(Saved data entries)

****************

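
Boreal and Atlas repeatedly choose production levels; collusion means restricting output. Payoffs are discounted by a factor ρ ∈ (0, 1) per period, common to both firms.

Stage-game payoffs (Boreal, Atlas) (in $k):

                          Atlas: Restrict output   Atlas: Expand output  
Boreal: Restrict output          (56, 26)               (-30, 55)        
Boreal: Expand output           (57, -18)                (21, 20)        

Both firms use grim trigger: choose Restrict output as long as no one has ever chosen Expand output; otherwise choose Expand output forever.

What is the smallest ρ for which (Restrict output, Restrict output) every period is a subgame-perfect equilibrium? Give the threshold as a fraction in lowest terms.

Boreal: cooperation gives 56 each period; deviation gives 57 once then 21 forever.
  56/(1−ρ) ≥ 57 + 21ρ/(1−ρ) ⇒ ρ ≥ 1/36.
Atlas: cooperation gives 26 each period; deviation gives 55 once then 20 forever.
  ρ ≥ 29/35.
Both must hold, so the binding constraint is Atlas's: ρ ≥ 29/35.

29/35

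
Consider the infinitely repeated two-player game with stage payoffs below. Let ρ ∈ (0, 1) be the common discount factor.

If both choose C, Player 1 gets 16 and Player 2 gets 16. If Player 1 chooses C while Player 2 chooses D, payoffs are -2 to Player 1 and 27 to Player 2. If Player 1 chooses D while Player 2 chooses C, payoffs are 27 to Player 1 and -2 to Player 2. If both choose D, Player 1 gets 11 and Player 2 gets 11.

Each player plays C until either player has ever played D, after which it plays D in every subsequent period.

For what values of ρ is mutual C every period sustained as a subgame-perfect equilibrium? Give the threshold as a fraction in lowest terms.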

****************

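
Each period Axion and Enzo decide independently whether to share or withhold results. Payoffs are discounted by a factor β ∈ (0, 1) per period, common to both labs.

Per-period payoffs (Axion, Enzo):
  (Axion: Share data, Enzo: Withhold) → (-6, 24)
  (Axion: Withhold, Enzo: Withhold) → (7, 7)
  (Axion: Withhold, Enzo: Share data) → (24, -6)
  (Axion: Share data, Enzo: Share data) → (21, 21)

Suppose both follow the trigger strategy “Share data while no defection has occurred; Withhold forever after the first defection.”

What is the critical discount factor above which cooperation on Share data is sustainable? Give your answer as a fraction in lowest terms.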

****************

About this task: A single number, please: the count of lines above that contain the string "factor".

Answer below: 4